Entries shown below:
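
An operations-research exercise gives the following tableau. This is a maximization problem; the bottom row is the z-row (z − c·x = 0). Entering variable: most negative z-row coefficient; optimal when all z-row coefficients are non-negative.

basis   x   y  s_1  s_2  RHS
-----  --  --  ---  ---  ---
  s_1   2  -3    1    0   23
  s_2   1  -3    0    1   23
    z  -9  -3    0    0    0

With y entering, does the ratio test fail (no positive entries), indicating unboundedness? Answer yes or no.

yes

Every constraint-row entry in column y is ≤ 0, so increasing y is unbounded.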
End of Entries shown.
## [Exercise]
Exactly the lines from the one with "With y entering, does" through the end of the entries, both included, should be written out, and no others.

## [Answer area]
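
With y entering, does the ratio test fail (no positive entries), indicating unboundedness? Answer yes or no.

yes

Every constraint-row entry in column y is ≤ 0, so increasing y is unbounded.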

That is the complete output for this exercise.